# [Task material]
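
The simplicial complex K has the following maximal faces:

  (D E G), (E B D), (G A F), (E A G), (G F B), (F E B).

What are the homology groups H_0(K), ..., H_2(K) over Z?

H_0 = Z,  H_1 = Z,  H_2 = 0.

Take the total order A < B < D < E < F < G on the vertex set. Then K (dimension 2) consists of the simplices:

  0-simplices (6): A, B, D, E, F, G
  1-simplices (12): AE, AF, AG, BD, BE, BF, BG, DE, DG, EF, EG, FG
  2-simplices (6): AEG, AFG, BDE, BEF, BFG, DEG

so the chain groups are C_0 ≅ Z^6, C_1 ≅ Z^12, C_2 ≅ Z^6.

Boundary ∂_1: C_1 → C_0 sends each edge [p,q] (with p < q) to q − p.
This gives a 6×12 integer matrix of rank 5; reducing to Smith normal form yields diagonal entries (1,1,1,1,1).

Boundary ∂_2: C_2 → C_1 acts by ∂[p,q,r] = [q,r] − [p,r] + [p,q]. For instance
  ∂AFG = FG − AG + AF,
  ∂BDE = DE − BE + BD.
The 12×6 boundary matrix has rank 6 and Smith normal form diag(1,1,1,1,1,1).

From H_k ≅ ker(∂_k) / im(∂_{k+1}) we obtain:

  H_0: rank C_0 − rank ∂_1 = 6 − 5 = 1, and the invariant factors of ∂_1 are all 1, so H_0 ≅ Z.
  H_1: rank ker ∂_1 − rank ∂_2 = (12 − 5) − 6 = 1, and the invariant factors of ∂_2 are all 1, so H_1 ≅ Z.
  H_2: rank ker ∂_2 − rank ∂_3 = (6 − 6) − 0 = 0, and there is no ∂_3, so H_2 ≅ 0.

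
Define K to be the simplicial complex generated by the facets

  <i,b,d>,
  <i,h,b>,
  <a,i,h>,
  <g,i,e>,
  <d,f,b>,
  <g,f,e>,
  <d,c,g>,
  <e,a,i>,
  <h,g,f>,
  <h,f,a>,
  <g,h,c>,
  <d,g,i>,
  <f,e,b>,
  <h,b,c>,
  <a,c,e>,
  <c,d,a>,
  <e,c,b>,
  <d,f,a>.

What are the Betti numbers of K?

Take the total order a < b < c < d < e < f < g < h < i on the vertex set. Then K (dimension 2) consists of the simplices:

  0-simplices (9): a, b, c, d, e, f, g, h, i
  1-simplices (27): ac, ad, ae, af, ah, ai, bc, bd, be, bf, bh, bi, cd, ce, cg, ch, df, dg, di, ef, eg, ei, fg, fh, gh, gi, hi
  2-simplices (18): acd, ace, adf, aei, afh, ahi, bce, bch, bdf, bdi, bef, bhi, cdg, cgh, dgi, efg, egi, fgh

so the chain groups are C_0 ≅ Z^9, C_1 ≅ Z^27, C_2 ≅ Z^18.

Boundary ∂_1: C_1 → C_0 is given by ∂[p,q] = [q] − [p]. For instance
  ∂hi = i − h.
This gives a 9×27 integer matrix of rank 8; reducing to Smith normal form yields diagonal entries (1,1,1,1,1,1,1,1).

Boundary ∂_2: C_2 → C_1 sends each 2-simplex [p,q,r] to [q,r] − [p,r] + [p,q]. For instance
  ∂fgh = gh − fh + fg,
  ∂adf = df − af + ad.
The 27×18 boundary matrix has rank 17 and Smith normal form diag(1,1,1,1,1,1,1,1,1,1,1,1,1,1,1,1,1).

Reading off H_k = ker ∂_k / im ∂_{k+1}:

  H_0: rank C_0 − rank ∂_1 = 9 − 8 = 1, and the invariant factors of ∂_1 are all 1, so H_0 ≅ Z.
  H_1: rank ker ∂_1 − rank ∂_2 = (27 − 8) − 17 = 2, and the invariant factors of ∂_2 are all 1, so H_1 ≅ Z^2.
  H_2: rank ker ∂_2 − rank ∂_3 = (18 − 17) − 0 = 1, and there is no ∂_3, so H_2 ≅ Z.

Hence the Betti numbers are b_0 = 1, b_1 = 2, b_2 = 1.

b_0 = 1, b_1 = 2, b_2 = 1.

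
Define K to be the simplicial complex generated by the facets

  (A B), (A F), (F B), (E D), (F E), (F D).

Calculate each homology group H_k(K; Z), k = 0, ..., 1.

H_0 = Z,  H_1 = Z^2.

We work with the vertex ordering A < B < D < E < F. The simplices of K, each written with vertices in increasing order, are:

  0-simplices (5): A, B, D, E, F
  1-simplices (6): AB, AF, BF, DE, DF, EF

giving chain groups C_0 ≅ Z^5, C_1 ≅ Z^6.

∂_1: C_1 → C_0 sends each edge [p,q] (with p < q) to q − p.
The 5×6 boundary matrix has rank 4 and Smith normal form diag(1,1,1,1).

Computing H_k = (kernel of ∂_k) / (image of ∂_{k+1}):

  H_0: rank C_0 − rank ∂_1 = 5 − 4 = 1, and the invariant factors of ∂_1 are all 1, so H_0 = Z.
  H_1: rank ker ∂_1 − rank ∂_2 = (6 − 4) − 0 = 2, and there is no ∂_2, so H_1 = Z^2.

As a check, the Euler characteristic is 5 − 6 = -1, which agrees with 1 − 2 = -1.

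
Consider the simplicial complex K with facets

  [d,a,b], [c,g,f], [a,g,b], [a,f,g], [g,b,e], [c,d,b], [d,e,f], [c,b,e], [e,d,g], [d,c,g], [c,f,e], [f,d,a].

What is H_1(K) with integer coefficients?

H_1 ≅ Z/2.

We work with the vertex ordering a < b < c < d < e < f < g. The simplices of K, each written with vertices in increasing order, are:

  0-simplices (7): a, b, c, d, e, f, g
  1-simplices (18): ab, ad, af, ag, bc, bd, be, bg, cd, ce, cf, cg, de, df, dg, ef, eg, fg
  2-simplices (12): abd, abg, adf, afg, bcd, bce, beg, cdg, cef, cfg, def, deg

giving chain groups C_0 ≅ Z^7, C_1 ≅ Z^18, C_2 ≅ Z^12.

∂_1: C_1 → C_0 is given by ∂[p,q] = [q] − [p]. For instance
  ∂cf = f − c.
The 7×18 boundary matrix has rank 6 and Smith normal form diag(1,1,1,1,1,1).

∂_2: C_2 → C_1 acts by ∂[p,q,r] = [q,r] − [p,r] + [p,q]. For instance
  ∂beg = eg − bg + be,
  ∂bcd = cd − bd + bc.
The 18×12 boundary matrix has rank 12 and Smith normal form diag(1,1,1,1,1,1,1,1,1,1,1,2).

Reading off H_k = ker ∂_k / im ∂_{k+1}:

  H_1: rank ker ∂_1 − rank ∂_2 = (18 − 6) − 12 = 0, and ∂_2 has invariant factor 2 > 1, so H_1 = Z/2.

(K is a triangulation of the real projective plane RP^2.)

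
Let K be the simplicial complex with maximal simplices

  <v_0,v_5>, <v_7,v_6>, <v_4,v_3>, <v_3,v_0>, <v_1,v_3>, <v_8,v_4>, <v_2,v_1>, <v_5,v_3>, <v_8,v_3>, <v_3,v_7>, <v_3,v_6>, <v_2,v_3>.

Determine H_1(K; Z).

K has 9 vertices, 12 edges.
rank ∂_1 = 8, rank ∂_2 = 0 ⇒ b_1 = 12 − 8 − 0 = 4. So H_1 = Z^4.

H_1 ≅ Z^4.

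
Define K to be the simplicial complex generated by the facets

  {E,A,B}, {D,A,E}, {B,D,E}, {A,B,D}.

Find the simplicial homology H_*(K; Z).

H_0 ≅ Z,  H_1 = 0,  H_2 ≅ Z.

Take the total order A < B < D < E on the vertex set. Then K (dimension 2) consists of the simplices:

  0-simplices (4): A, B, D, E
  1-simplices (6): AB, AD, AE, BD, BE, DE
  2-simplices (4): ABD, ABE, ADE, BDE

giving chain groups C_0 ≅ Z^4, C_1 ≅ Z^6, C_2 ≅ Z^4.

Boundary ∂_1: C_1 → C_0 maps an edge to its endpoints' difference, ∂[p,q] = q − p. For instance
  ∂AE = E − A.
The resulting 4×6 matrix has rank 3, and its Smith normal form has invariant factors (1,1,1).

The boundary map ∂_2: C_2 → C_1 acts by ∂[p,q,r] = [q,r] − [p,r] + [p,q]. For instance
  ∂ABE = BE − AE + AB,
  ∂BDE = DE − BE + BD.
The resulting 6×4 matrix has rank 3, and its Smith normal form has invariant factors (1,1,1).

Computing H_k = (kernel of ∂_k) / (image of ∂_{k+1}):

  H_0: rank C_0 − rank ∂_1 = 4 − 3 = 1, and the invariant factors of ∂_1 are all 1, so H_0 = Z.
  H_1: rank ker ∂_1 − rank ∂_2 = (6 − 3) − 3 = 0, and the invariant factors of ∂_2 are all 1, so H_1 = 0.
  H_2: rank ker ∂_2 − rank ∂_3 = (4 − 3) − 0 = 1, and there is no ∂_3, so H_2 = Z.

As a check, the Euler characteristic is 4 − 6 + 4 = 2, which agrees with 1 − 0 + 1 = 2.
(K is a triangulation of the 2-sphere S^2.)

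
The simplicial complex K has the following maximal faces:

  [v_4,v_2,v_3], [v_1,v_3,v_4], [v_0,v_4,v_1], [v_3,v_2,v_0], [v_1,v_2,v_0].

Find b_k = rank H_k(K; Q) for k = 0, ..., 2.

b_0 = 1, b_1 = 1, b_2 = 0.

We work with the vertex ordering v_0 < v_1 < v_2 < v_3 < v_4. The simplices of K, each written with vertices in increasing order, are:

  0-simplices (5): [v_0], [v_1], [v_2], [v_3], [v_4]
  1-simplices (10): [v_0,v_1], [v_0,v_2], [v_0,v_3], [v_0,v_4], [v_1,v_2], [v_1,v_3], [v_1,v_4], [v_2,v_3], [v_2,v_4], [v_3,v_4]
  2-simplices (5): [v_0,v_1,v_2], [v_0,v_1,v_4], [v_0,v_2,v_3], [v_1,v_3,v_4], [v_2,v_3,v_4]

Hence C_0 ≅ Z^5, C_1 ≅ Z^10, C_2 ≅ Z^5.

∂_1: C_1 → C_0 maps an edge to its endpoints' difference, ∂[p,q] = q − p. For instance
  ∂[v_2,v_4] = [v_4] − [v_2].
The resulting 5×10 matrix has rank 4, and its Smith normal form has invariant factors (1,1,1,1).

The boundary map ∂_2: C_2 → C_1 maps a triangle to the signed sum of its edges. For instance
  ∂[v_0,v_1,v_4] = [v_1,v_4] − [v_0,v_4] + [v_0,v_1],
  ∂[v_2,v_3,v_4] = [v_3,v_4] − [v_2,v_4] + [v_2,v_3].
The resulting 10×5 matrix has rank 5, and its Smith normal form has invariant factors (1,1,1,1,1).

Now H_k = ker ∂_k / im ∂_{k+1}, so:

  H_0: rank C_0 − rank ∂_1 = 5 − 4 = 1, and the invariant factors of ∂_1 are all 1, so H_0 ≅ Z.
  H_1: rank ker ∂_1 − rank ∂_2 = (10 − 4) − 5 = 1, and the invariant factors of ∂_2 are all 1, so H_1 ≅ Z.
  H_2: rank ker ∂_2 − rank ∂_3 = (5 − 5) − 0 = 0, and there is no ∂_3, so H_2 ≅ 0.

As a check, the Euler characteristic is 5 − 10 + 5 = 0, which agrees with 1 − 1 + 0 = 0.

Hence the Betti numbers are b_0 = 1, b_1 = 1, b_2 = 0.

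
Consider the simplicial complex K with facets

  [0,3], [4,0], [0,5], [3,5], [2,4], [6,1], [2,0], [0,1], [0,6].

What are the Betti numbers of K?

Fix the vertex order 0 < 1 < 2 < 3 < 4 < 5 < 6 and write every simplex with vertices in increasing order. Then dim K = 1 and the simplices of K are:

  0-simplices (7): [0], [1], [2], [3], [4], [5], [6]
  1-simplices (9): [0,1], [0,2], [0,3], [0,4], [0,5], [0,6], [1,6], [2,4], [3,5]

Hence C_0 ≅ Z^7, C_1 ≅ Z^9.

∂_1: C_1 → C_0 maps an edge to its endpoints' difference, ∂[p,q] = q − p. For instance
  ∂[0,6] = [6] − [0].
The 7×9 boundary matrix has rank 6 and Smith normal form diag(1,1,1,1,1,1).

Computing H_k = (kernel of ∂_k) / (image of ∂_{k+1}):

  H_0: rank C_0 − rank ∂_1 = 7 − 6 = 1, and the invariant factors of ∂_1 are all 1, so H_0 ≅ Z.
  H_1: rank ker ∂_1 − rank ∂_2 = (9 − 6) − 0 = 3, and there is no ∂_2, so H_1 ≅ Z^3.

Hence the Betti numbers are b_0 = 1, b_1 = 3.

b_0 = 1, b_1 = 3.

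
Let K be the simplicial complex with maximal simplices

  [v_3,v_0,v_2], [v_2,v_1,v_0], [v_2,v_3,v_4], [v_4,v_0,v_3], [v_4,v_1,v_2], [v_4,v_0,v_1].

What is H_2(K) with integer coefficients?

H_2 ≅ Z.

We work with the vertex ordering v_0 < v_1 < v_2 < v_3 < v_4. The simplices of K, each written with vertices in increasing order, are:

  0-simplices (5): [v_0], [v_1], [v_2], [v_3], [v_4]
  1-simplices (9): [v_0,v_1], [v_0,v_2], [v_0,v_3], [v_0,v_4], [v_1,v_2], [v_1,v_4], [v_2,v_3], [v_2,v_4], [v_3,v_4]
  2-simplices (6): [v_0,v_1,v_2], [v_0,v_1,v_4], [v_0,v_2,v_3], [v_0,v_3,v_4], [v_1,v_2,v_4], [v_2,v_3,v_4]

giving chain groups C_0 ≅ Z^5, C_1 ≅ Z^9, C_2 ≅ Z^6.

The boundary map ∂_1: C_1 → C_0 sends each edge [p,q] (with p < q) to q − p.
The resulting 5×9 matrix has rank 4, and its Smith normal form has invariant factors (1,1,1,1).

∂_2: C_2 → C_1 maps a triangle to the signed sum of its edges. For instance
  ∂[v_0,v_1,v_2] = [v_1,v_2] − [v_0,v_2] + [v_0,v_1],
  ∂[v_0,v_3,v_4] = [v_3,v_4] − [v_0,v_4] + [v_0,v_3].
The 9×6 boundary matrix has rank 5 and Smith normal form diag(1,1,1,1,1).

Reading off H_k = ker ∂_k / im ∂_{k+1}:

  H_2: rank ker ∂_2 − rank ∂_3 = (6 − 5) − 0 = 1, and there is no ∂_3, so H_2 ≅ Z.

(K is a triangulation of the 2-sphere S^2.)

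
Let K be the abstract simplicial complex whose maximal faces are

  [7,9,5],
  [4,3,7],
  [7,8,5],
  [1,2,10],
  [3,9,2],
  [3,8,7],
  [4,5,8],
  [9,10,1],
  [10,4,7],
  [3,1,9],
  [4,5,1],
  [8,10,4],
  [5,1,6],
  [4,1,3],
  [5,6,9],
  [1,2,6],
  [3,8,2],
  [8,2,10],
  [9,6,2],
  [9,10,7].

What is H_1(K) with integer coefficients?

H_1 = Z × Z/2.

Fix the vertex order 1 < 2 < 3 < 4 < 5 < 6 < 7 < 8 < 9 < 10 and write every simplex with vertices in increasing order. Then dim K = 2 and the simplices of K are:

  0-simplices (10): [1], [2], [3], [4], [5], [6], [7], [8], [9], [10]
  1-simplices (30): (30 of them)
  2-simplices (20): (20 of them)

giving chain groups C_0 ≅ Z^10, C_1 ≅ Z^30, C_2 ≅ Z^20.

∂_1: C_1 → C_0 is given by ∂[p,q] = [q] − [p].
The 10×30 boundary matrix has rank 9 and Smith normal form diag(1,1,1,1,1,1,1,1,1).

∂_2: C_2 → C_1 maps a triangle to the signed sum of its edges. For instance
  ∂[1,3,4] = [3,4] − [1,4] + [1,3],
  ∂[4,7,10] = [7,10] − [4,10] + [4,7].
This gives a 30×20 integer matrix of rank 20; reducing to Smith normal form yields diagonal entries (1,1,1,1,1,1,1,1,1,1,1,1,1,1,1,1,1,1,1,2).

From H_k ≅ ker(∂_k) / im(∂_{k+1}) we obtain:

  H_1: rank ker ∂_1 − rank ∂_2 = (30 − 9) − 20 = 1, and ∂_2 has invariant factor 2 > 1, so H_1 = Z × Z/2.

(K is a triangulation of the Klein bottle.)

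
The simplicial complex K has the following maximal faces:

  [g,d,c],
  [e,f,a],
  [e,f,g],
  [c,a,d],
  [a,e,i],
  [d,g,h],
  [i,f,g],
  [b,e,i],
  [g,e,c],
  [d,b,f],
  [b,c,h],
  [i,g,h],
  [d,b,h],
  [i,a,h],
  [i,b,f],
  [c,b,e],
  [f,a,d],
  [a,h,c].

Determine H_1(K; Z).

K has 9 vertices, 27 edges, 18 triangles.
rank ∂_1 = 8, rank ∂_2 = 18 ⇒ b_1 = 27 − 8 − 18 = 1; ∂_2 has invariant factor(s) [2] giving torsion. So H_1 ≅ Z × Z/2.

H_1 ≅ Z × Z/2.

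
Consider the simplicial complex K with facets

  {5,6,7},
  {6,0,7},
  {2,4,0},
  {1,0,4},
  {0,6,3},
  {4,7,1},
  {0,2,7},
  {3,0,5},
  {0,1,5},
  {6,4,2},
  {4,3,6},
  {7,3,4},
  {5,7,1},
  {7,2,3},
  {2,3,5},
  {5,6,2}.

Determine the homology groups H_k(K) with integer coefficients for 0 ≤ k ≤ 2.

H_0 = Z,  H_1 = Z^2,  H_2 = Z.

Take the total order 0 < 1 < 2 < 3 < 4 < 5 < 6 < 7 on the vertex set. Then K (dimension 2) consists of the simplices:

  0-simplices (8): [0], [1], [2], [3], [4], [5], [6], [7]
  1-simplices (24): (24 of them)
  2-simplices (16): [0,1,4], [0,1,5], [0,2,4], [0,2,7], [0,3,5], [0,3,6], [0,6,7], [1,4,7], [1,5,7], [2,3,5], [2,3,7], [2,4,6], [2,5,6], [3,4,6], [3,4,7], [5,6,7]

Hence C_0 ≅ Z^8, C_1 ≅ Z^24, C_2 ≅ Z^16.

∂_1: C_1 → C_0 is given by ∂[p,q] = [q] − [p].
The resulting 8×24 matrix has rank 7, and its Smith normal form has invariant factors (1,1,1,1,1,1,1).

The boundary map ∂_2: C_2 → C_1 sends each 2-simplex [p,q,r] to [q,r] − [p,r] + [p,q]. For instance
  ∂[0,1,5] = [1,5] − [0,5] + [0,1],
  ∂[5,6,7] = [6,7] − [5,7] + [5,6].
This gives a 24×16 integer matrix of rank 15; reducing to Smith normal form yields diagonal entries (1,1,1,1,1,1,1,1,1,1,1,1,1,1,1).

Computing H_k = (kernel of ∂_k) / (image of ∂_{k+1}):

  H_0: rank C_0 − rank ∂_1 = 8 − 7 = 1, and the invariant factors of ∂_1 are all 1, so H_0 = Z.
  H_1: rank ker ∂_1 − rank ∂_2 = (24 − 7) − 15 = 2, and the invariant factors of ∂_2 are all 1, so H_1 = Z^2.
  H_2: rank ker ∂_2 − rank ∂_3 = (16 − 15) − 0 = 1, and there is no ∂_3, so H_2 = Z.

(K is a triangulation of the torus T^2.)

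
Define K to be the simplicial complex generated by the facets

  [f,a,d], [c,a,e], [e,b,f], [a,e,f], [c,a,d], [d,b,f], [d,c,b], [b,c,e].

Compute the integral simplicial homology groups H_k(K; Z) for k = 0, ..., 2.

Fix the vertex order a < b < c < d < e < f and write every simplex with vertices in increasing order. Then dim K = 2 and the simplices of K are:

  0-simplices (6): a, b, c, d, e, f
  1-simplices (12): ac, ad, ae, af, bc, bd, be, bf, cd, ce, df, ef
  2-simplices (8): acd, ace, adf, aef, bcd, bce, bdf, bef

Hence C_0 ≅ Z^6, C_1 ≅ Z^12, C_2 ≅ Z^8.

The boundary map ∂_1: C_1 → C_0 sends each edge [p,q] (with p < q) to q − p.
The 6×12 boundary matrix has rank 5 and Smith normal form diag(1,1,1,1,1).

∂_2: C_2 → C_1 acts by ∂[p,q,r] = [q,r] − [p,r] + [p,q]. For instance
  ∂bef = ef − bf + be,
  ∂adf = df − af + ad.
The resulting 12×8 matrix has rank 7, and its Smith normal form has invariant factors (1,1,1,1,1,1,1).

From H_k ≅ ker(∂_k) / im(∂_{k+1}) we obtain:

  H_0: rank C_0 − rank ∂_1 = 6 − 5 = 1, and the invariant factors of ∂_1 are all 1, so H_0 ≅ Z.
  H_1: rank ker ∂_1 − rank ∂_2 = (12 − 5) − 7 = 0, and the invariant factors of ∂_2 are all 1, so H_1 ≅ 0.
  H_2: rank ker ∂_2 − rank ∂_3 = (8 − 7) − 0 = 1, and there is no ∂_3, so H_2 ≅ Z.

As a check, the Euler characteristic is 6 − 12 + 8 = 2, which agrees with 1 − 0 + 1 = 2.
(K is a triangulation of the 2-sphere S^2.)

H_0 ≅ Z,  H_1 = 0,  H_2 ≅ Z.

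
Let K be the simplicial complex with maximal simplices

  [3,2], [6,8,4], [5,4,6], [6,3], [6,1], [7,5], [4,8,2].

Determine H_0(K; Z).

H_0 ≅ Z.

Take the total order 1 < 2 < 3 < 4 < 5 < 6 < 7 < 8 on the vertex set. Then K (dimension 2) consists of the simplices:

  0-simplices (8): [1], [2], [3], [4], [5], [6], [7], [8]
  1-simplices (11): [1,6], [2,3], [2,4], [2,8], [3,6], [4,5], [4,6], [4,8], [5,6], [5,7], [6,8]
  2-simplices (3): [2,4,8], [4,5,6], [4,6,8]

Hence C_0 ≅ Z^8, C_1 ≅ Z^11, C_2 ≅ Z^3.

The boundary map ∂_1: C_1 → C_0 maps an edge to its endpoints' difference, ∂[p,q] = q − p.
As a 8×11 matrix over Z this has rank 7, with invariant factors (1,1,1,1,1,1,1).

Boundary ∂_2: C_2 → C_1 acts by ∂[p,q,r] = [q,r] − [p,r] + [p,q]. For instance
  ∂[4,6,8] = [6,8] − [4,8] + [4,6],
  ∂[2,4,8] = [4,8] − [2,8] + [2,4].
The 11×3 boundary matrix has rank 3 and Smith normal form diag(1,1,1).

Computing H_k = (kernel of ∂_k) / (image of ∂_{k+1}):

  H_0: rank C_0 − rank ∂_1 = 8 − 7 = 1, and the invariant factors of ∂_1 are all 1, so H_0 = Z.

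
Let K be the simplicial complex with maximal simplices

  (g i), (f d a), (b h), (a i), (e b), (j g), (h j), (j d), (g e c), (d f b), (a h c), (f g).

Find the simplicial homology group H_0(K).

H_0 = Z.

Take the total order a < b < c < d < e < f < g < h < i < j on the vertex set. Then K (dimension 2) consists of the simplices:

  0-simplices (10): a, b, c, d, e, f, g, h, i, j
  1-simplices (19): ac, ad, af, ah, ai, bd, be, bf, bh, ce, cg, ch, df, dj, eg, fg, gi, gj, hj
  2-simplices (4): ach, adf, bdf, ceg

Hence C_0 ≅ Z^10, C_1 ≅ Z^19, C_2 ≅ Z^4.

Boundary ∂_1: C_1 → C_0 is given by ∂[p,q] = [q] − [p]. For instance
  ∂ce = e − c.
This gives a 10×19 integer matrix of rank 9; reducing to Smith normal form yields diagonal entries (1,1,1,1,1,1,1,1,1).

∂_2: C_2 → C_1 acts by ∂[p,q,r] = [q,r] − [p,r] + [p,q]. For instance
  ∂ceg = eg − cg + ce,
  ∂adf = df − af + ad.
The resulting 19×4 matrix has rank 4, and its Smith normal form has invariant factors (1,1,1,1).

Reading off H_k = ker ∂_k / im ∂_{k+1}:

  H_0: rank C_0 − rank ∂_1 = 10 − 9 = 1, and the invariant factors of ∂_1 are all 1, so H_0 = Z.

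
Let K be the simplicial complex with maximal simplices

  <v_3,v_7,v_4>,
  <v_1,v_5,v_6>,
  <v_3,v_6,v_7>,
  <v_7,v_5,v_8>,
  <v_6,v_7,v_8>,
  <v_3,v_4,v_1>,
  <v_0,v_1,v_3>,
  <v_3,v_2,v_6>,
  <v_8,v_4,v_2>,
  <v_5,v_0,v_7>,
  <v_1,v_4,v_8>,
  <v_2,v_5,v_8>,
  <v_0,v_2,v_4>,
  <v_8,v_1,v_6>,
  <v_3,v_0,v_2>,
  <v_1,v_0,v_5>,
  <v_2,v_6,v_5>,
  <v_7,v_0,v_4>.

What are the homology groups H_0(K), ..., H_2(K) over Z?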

# [What the task asks]
Would you output, unchanged, each line from the start of the records to the line that holds "(D E G), (E B", both included and nothing else?

# [Exercise solution]
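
The simplicial complex K has the following maximal faces:

  (D E G), (E B D), (G A F), (E A G), (G F B), (F E B).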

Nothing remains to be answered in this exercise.